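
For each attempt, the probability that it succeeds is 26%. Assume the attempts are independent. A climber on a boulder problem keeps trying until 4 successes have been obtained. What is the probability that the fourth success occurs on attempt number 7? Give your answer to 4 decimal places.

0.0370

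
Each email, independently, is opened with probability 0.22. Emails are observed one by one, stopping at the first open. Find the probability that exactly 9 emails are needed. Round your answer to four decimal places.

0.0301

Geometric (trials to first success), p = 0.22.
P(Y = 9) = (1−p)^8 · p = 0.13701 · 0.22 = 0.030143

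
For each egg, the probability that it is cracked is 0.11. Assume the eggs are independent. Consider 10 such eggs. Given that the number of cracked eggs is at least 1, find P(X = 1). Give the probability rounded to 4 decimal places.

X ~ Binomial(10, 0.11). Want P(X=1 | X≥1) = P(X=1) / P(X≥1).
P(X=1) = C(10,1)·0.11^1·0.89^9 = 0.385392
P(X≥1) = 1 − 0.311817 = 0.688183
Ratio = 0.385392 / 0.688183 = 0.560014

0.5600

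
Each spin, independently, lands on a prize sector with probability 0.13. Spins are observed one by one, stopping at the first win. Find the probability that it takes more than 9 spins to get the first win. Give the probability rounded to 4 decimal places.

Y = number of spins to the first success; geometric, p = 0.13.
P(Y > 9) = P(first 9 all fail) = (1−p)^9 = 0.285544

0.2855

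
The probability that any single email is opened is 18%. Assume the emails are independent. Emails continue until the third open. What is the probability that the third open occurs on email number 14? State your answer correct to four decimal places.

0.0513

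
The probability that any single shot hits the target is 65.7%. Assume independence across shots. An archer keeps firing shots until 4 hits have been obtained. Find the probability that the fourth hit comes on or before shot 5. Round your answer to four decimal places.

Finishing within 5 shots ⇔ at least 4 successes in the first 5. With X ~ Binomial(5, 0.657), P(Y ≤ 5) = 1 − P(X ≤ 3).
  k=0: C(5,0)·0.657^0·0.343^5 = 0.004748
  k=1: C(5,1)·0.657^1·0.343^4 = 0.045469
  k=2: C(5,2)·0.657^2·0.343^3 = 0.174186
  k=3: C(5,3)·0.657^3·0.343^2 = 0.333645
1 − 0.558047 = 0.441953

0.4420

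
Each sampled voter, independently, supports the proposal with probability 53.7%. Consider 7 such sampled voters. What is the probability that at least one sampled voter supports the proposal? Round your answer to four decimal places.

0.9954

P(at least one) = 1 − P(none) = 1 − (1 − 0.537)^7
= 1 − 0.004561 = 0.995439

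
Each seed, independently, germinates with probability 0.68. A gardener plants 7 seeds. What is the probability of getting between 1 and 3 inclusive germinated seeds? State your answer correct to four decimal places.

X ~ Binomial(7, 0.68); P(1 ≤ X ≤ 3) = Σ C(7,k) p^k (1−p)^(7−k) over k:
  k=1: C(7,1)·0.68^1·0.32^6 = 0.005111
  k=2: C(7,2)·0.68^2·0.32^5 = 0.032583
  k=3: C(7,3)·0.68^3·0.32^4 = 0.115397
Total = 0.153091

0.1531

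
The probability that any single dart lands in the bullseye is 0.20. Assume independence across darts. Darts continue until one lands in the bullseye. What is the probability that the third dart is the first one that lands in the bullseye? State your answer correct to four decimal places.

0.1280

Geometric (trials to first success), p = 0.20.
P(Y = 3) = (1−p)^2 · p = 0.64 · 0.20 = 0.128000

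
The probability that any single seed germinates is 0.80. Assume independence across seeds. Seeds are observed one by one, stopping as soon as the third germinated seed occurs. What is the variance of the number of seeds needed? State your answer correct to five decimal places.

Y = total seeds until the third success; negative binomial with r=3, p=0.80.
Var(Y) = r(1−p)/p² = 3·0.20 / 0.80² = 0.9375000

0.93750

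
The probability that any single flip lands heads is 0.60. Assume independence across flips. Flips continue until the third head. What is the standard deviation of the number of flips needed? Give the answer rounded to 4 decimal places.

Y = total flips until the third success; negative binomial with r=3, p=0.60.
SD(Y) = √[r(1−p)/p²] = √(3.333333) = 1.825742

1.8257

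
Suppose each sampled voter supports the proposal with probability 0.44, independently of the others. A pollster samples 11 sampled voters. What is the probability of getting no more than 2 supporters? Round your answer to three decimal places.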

****

Problem requirements
Every record shown above should be given back exactly.

Solved problem
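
For each attempt, the probability that it succeeds is 26%. Assume the attempts are independent. A climber on a boulder problem keeps trying until 4 successes have been obtained. What is the probability that the fourth success occurs on attempt number 7? Give your answer to 4 decimal places.

0.0370

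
Each email, independently, is opened with probability 0.22. Emails are observed one by one, stopping at the first open. Find the probability that exactly 9 emails are needed. Round your answer to four decimal places.

0.0301

Geometric (trials to first success), p = 0.22.
P(Y = 9) = (1−p)^8 · p = 0.13701 · 0.22 = 0.030143

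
For each egg, the probability that it is cracked is 0.11. Assume the eggs are independent. Consider 10 such eggs. Given that the number of cracked eggs is at least 1, find P(X = 1). Give the probability rounded to 4 decimal places.

X ~ Binomial(10, 0.11). Want P(X=1 | X≥1) = P(X=1) / P(X≥1).
P(X=1) = C(10,1)·0.11^1·0.89^9 = 0.385392
P(X≥1) = 1 − 0.311817 = 0.688183
Ratio = 0.385392 / 0.688183 = 0.560014

0.5600

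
Each spin, independently, lands on a prize sector with probability 0.13. Spins are observed one by one, stopping at the first win. Find the probability that it takes more than 9 spins to get the first win. Give the probability rounded to 4 decimal places.

Y = number of spins to the first success; geometric, p = 0.13.
P(Y > 9) = P(first 9 all fail) = (1−p)^9 = 0.285544

0.2855

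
The probability that any single email is opened is 18%. Assume the emails are independent. Emails continue until the third open. What is the probability that the third open occurs on email number 14? State your answer correct to four decimal places.

0.0513

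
The probability that any single shot hits the target is 65.7%. Assume independence across shots. An archer keeps firing shots until 4 hits have been obtained. Find the probability that the fourth hit comes on or before shot 5. Round your answer to four decimal places.

Finishing within 5 shots ⇔ at least 4 successes in the first 5. With X ~ Binomial(5, 0.657), P(Y ≤ 5) = 1 − P(X ≤ 3).
  k=0: C(5,0)·0.657^0·0.343^5 = 0.004748
  k=1: C(5,1)·0.657^1·0.343^4 = 0.045469
  k=2: C(5,2)·0.657^2·0.343^3 = 0.174186
  k=3: C(5,3)·0.657^3·0.343^2 = 0.333645
1 − 0.558047 = 0.441953

0.4420

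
Each sampled voter, independently, supports the proposal with probability 53.7%. Consider 7 such sampled voters. What is the probability that at least one sampled voter supports the proposal? Round your answer to four decimal places.

0.9954

P(at least one) = 1 − P(none) = 1 − (1 − 0.537)^7
= 1 − 0.004561 = 0.995439

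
Each seed, independently, germinates with probability 0.68. A gardener plants 7 seeds. What is the probability of getting between 1 and 3 inclusive germinated seeds? State your answer correct to four decimal places.

X ~ Binomial(7, 0.68); P(1 ≤ X ≤ 3) = Σ C(7,k) p^k (1−p)^(7−k) over k:
  k=1: C(7,1)·0.68^1·0.32^6 = 0.005111
  k=2: C(7,2)·0.68^2·0.32^5 = 0.032583
  k=3: C(7,3)·0.68^3·0.32^4 = 0.115397
Total = 0.153091

0.1531

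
The probability that any single dart lands in the bullseye is 0.20. Assume independence across darts. Darts continue until one lands in the bullseye. What is the probability that the third dart is the first one that lands in the bullseye? State your answer correct to four decimal places.

0.1280

Geometric (trials to first success), p = 0.20.
P(Y = 3) = (1−p)^2 · p = 0.64 · 0.20 = 0.128000

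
The probability that any single seed germinates is 0.80. Assume independence across seeds. Seeds are observed one by one, stopping as soon as the third germinated seed occurs. What is the variance of the number of seeds needed? State your answer correct to five decimal places.

Y = total seeds until the third success; negative binomial with r=3, p=0.80.
Var(Y) = r(1−p)/p² = 3·0.20 / 0.80² = 0.9375000

0.93750

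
The probability that any single flip lands heads is 0.60. Assume independence across flips. Flips continue until the third head. What is the standard deviation of the number of flips needed? Give the answer rounded to 4 decimal places.

Y = total flips until the third success; negative binomial with r=3, p=0.60.
SD(Y) = √[r(1−p)/p²] = √(3.333333) = 1.825742

1.8257

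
Suppose each sampled voter supports the proposal with probability 0.44, independently of the others. A pollster samples 11 sampled voters. What is the probability of getting no more than 2 supporters? Round your answer to three decimal places.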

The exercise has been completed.